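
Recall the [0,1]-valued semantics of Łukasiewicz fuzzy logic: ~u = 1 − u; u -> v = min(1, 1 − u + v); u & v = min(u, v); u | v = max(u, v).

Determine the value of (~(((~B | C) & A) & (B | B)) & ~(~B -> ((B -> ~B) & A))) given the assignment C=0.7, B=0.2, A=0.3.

~B: Łukasiewicz ¬ gives 1 − 0.2 = 0.8
(~B | C) = max(0.8, 0.7) = 0.8
((~B | C) & A) = min(0.8, 0.3) = 0.3
(B | B) = max(0.2, 0.2) = 0.2
(((~B | C) & A) & (B | B)) = min(0.3, 0.2) = 0.2
~(((~B | C) & A) & (B | B)): Łukasiewicz ¬ gives 1 − 0.2 = 0.8
~B: Łukasiewicz ¬ gives 1 − 0.2 = 0.8
~B: Łukasiewicz ¬ gives 1 − 0.2 = 0.8
(B -> ~B): min(1, 1 − 0.2 + 0.8) = 1
((B -> ~B) & A) = min(1, 0.3) = 0.3
(~B -> ((B -> ~B) & A)): min(1, 1 − 0.8 + 0.3) = 0.5
~(~B -> ((B -> ~B) & A)): Łukasiewicz ¬ gives 1 − 0.5 = 0.5
(~(((~B | C) & A) & (B | B)) & ~(~B -> ((B -> ~B) & A))) = min(0.8, 0.5) = 0.5

0.50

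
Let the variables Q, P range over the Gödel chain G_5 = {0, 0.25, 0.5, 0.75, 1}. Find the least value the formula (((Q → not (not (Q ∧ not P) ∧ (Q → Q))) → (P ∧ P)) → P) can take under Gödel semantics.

The minimum is attained at Q = 0.25, P = 0.25:
  not P: Gödel ¬ of 0.25 = 0 (operand ≠ 0)
  (Q ∧ not P) = min(0.25, 0) = 0
  not (Q ∧ not P): Gödel ¬ of 0 = 1 (operand is 0)
  (Q → Q): 0.25 ≤ 0.25, so result = 1
  (not (Q ∧ not P) ∧ (Q → Q)) = min(1, 1) = 1
  not (not (Q ∧ not P) ∧ (Q → Q)): Gödel ¬ of 1 = 0 (operand ≠ 0)
  (Q → not (not (Q ∧ not P) ∧ (Q → Q))): 0.25 > 0, so result = 0
  (P ∧ P) = min(0.25, 0.25) = 0.25
  ((Q → not (not (Q ∧ not P) ∧ (Q → Q))) → (P ∧ P)): 0 ≤ 0.25, so result = 1
  (((Q → not (not (Q ∧ not P) ∧ (Q → Q))) → (P ∧ P)) → P): 1 > 0.25, so result = 0.25
Checking all 25 assignments confirms none give a value below 0.25.

0.25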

^^^^^^^^

§ ASSIGNMENT: Retype the listing above without a single difference.

§ SOLUTION TO THE EXERCISE:
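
Recall the [0,1]-valued semantics of Łukasiewicz fuzzy logic: ~u = 1 − u; u -> v = min(1, 1 − u + v); u & v = min(u, v); u | v = max(u, v).

Determine the value of (~(((~B | C) & A) & (B | B)) & ~(~B -> ((B -> ~B) & A))) given the assignment C=0.7, B=0.2, A=0.3.

~B: Łukasiewicz ¬ gives 1 − 0.2 = 0.8
(~B | C) = max(0.8, 0.7) = 0.8
((~B | C) & A) = min(0.8, 0.3) = 0.3
(B | B) = max(0.2, 0.2) = 0.2
(((~B | C) & A) & (B | B)) = min(0.3, 0.2) = 0.2
~(((~B | C) & A) & (B | B)): Łukasiewicz ¬ gives 1 − 0.2 = 0.8
~B: Łukasiewicz ¬ gives 1 − 0.2 = 0.8
~B: Łukasiewicz ¬ gives 1 − 0.2 = 0.8
(B -> ~B): min(1, 1 − 0.2 + 0.8) = 1
((B -> ~B) & A) = min(1, 0.3) = 0.3
(~B -> ((B -> ~B) & A)): min(1, 1 − 0.8 + 0.3) = 0.5
~(~B -> ((B -> ~B) & A)): Łukasiewicz ¬ gives 1 − 0.5 = 0.5
(~(((~B | C) & A) & (B | B)) & ~(~B -> ((B -> ~B) & A))) = min(0.8, 0.5) = 0.5

0.50

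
Let the variables Q, P range over the Gödel chain G_5 = {0, 0.25, 0.5, 0.75, 1}. Find the least value the formula (((Q → not (not (Q ∧ not P) ∧ (Q → Q))) → (P ∧ P)) → P) can take under Gödel semantics.

The minimum is attained at Q = 0.25, P = 0.25:
  not P: Gödel ¬ of 0.25 = 0 (operand ≠ 0)
  (Q ∧ not P) = min(0.25, 0) = 0
  not (Q ∧ not P): Gödel ¬ of 0 = 1 (operand is 0)
  (Q → Q): 0.25 ≤ 0.25, so result = 1
  (not (Q ∧ not P) ∧ (Q → Q)) = min(1, 1) = 1
  not (not (Q ∧ not P) ∧ (Q → Q)): Gödel ¬ of 1 = 0 (operand ≠ 0)
  (Q → not (not (Q ∧ not P) ∧ (Q → Q))): 0.25 > 0, so result = 0
  (P ∧ P) = min(0.25, 0.25) = 0.25
  ((Q → not (not (Q ∧ not P) ∧ (Q → Q))) → (P ∧ P)): 0 ≤ 0.25, so result = 1
  (((Q → not (not (Q ∧ not P) ∧ (Q → Q))) → (P ∧ P)) → P): 1 > 0.25, so result = 0.25
Checking all 25 assignments confirms none give a value below 0.25.

0.25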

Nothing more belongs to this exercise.